### RAW DATA
============================================================

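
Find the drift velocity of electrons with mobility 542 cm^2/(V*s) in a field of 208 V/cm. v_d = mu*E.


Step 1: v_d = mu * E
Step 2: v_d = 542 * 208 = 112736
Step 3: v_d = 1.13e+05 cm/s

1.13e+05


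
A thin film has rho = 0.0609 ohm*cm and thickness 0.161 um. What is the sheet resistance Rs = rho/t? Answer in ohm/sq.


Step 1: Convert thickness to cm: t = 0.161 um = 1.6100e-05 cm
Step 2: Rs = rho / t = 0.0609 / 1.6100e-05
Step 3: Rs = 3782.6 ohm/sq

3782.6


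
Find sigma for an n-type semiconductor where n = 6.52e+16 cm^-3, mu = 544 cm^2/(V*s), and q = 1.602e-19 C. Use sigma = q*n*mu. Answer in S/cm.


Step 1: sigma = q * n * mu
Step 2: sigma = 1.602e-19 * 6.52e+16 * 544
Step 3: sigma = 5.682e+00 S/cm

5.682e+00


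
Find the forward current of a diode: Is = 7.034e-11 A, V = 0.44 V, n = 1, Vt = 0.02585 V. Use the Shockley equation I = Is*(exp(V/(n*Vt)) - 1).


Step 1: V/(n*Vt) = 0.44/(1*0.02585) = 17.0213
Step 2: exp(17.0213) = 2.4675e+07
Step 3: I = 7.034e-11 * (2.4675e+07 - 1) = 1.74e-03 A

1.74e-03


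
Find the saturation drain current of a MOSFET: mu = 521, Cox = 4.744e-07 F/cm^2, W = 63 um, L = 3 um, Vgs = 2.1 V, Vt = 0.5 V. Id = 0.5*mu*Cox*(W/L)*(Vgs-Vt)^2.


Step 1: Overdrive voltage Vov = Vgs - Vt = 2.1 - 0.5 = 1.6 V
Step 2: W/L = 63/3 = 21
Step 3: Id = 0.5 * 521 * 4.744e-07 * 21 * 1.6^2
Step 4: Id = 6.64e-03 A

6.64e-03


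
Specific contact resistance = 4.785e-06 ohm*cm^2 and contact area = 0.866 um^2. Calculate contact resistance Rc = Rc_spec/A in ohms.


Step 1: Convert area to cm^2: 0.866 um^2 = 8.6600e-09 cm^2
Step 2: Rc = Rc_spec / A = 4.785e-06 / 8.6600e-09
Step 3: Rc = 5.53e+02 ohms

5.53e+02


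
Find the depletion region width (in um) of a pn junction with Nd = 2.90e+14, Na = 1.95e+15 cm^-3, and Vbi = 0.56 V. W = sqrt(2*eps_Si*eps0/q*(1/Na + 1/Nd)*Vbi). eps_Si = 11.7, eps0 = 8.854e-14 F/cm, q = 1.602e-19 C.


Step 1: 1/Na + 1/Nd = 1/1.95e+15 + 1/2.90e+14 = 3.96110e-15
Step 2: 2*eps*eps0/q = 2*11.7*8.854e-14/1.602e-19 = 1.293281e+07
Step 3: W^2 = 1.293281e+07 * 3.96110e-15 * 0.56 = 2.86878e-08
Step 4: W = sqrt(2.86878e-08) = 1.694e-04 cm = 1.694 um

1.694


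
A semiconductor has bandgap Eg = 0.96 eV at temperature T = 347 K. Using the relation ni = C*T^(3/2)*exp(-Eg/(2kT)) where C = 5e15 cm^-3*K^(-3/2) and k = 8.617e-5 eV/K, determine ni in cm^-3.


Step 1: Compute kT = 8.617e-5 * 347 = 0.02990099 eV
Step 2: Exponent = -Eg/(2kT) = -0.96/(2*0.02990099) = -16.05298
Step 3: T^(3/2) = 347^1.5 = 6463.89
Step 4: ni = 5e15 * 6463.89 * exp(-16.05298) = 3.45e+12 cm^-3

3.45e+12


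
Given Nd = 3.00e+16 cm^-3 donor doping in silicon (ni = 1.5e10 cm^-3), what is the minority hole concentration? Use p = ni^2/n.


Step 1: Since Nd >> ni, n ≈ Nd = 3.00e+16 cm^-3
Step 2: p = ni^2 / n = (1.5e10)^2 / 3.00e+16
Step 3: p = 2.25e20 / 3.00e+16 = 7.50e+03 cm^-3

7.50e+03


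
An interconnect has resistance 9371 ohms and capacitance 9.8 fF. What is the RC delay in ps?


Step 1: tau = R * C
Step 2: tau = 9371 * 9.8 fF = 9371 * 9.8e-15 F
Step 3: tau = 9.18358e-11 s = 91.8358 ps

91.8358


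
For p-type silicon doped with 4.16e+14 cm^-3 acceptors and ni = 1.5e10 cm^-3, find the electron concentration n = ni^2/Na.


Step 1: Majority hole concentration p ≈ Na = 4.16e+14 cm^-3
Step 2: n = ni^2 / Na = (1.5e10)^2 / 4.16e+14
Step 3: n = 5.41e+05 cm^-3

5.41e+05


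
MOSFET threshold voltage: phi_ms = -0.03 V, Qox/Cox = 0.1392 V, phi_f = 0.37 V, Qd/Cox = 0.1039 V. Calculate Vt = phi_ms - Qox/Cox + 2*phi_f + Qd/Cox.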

============================================================

### DIRECTIONS
When you answer, return the records above exactly as they stand.

### TASK RESPONSE
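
Find the drift velocity of electrons with mobility 542 cm^2/(V*s) in a field of 208 V/cm. v_d = mu*E.


Step 1: v_d = mu * E
Step 2: v_d = 542 * 208 = 112736
Step 3: v_d = 1.13e+05 cm/s

1.13e+05


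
A thin film has rho = 0.0609 ohm*cm and thickness 0.161 um. What is the sheet resistance Rs = rho/t? Answer in ohm/sq.


Step 1: Convert thickness to cm: t = 0.161 um = 1.6100e-05 cm
Step 2: Rs = rho / t = 0.0609 / 1.6100e-05
Step 3: Rs = 3782.6 ohm/sq

3782.6


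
Find sigma for an n-type semiconductor where n = 6.52e+16 cm^-3, mu = 544 cm^2/(V*s), and q = 1.602e-19 C. Use sigma = q*n*mu. Answer in S/cm.


Step 1: sigma = q * n * mu
Step 2: sigma = 1.602e-19 * 6.52e+16 * 544
Step 3: sigma = 5.682e+00 S/cm

5.682e+00


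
Find the forward current of a diode: Is = 7.034e-11 A, V = 0.44 V, n = 1, Vt = 0.02585 V. Use the Shockley equation I = Is*(exp(V/(n*Vt)) - 1).


Step 1: V/(n*Vt) = 0.44/(1*0.02585) = 17.0213
Step 2: exp(17.0213) = 2.4675e+07
Step 3: I = 7.034e-11 * (2.4675e+07 - 1) = 1.74e-03 A

1.74e-03


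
Find the saturation drain current of a MOSFET: mu = 521, Cox = 4.744e-07 F/cm^2, W = 63 um, L = 3 um, Vgs = 2.1 V, Vt = 0.5 V. Id = 0.5*mu*Cox*(W/L)*(Vgs-Vt)^2.


Step 1: Overdrive voltage Vov = Vgs - Vt = 2.1 - 0.5 = 1.6 V
Step 2: W/L = 63/3 = 21
Step 3: Id = 0.5 * 521 * 4.744e-07 * 21 * 1.6^2
Step 4: Id = 6.64e-03 A

6.64e-03


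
Specific contact resistance = 4.785e-06 ohm*cm^2 and contact area = 0.866 um^2. Calculate contact resistance Rc = Rc_spec/A in ohms.


Step 1: Convert area to cm^2: 0.866 um^2 = 8.6600e-09 cm^2
Step 2: Rc = Rc_spec / A = 4.785e-06 / 8.6600e-09
Step 3: Rc = 5.53e+02 ohms

5.53e+02


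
Find the depletion region width (in um) of a pn junction with Nd = 2.90e+14, Na = 1.95e+15 cm^-3, and Vbi = 0.56 V. W = sqrt(2*eps_Si*eps0/q*(1/Na + 1/Nd)*Vbi). eps_Si = 11.7, eps0 = 8.854e-14 F/cm, q = 1.602e-19 C.


Step 1: 1/Na + 1/Nd = 1/1.95e+15 + 1/2.90e+14 = 3.96110e-15
Step 2: 2*eps*eps0/q = 2*11.7*8.854e-14/1.602e-19 = 1.293281e+07
Step 3: W^2 = 1.293281e+07 * 3.96110e-15 * 0.56 = 2.86878e-08
Step 4: W = sqrt(2.86878e-08) = 1.694e-04 cm = 1.694 um

1.694


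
A semiconductor has bandgap Eg = 0.96 eV at temperature T = 347 K. Using the relation ni = C*T^(3/2)*exp(-Eg/(2kT)) where C = 5e15 cm^-3*K^(-3/2) and k = 8.617e-5 eV/K, determine ni in cm^-3.


Step 1: Compute kT = 8.617e-5 * 347 = 0.02990099 eV
Step 2: Exponent = -Eg/(2kT) = -0.96/(2*0.02990099) = -16.05298
Step 3: T^(3/2) = 347^1.5 = 6463.89
Step 4: ni = 5e15 * 6463.89 * exp(-16.05298) = 3.45e+12 cm^-3

3.45e+12


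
Given Nd = 3.00e+16 cm^-3 donor doping in silicon (ni = 1.5e10 cm^-3), what is the minority hole concentration? Use p = ni^2/n.


Step 1: Since Nd >> ni, n ≈ Nd = 3.00e+16 cm^-3
Step 2: p = ni^2 / n = (1.5e10)^2 / 3.00e+16
Step 3: p = 2.25e20 / 3.00e+16 = 7.50e+03 cm^-3

7.50e+03


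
An interconnect has resistance 9371 ohms and capacitance 9.8 fF. What is the RC delay in ps?


Step 1: tau = R * C
Step 2: tau = 9371 * 9.8 fF = 9371 * 9.8e-15 F
Step 3: tau = 9.18358e-11 s = 91.8358 ps

91.8358


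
For p-type silicon doped with 4.16e+14 cm^-3 acceptors and ni = 1.5e10 cm^-3, find the electron concentration n = ni^2/Na.


Step 1: Majority hole concentration p ≈ Na = 4.16e+14 cm^-3
Step 2: n = ni^2 / Na = (1.5e10)^2 / 4.16e+14
Step 3: n = 5.41e+05 cm^-3

5.41e+05


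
MOSFET threshold voltage: phi_ms = -0.03 V, Qox/Cox = 0.1392 V, phi_f = 0.37 V, Qd/Cox = 0.1039 V. Calculate Vt = phi_ms - Qox/Cox + 2*phi_f + Qd/Cox.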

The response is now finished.